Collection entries
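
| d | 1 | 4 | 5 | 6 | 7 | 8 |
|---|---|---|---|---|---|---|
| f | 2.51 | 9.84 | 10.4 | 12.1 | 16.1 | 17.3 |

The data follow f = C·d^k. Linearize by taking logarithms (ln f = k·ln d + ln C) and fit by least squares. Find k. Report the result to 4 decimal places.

Let Y = ln f. Fitting Y = k·ln d + ln C by least squares:
Σln d = 8.8128, Σ(ln d)² = 15.8331, Σln f = 13.6713, Σln d·ln f = 22.7411.
Equations: 15.8331·k + 8.8128·ln C = 22.7411;  8.8128·k + 6·ln C = 13.6713.
Slope k = (n·Σln d·ln f − Σln d·Σln f)/(n·Σ(ln d)² − (Σln d)²) = (6·22.7411 − 8.8128·13.6713)/17.3327 = 0.92103; ln C = (Σln f − k·Σln d)/n = 0.92573.

k = 0.9210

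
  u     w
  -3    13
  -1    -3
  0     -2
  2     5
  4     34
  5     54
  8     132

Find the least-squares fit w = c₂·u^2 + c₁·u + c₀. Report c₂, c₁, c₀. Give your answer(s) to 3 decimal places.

From the data, Σu^2·u^2 = 5075, Σu^2·u = 681, Σu^2 = 119, Σu·u = 119, Σu = 15, Σ1 = 7.
Right-hand side: Σu^2·w = 10476, Σu·w = 1436, Σw = 233.
Row-reducing yields c₂ = 83417/41806, c₁ = 41731/41806, c₀ = -57985/20903.

c₂ = 1.995, c₁ = 0.998, c₀ = -2.774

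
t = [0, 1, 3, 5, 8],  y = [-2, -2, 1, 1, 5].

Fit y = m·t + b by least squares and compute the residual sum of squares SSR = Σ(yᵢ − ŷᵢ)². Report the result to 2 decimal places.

SSR = 2.09

Sums needed: Σt·t = 99, Σt = 17, Σ1 = 5.
Moment sums: Σt·y = 46, Σy = 3.
Eliminating b: 5·(row 1) − 17·(row 2) gives 206·m = 5·46 − 17·3 = 179, so m = 179/206.
Then b = (3 − 17·(179/206))/5 = -485/206.
Residuals: 73/206, -53/103, 77/103, -102/103, 83/206; SSR = 431/206.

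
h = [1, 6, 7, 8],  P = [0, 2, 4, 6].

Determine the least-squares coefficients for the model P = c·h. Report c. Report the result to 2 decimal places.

Sums needed: Σh·h = 150.
For AᵀP: Σh·P = 88.
So AᵀA·[c]ᵀ = AᵀP: [[150]]·[c]ᵀ = [88]ᵀ.
Hence c = 88 / 150 ≈ 0.586667.

c = 0.59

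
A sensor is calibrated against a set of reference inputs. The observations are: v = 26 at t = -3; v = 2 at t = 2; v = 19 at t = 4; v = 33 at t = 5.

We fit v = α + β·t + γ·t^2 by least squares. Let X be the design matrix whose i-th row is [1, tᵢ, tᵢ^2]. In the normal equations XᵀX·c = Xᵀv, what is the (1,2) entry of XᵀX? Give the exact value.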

ASSIGNED TASK
Return the entries above, every line intact.

OUTPUT FOR THIS EXERCISE
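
| d | 1 | 4 | 5 | 6 | 7 | 8 |
|---|---|---|---|---|---|---|
| f | 2.51 | 9.84 | 10.4 | 12.1 | 16.1 | 17.3 |

The data follow f = C·d^k. Linearize by taking logarithms (ln f = k·ln d + ln C) and fit by least squares. Find k. Report the result to 4 decimal places.

Let Y = ln f. Fitting Y = k·ln d + ln C by least squares:
Σln d = 8.8128, Σ(ln d)² = 15.8331, Σln f = 13.6713, Σln d·ln f = 22.7411.
Equations: 15.8331·k + 8.8128·ln C = 22.7411;  8.8128·k + 6·ln C = 13.6713.
Slope k = (n·Σln d·ln f − Σln d·Σln f)/(n·Σ(ln d)² − (Σln d)²) = (6·22.7411 − 8.8128·13.6713)/17.3327 = 0.92103; ln C = (Σln f − k·Σln d)/n = 0.92573.

k = 0.9210

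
  u     w
  -3    13
  -1    -3
  0     -2
  2     5
  4     34
  5     54
  8     132

Find the least-squares fit w = c₂·u^2 + c₁·u + c₀. Report c₂, c₁, c₀. Give your answer(s) to 3 decimal places.

From the data, Σu^2·u^2 = 5075, Σu^2·u = 681, Σu^2 = 119, Σu·u = 119, Σu = 15, Σ1 = 7.
Right-hand side: Σu^2·w = 10476, Σu·w = 1436, Σw = 233.
Row-reducing yields c₂ = 83417/41806, c₁ = 41731/41806, c₀ = -57985/20903.

c₂ = 1.995, c₁ = 0.998, c₀ = -2.774

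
t = [0, 1, 3, 5, 8],  y = [-2, -2, 1, 1, 5].

Fit y = m·t + b by least squares and compute the residual sum of squares SSR = Σ(yᵢ − ŷᵢ)². Report the result to 2 decimal places.

SSR = 2.09

Sums needed: Σt·t = 99, Σt = 17, Σ1 = 5.
Moment sums: Σt·y = 46, Σy = 3.
Eliminating b: 5·(row 1) − 17·(row 2) gives 206·m = 5·46 − 17·3 = 179, so m = 179/206.
Then b = (3 − 17·(179/206))/5 = -485/206.
Residuals: 73/206, -53/103, 77/103, -102/103, 83/206; SSR = 431/206.

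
h = [1, 6, 7, 8],  P = [0, 2, 4, 6].

Determine the least-squares coefficients for the model P = c·h. Report c. Report the result to 2 decimal places.

Sums needed: Σh·h = 150.
For AᵀP: Σh·P = 88.
So AᵀA·[c]ᵀ = AᵀP: [[150]]·[c]ᵀ = [88]ᵀ.
Hence c = 88 / 150 ≈ 0.586667.

c = 0.59

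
A sensor is calibrated against a set of reference inputs. The observations are: v = 26 at t = -3; v = 2 at t = 2; v = 19 at t = 4; v = 33 at t = 5.

We fit v = α + β·t + γ·t^2 by least squares. Let X be the design matrix whose i-th row is [1, tᵢ, tᵢ^2]. In the normal equations XᵀX·c = Xᵀv, what is the (1,2) entry of XᵀX? Give the exact value.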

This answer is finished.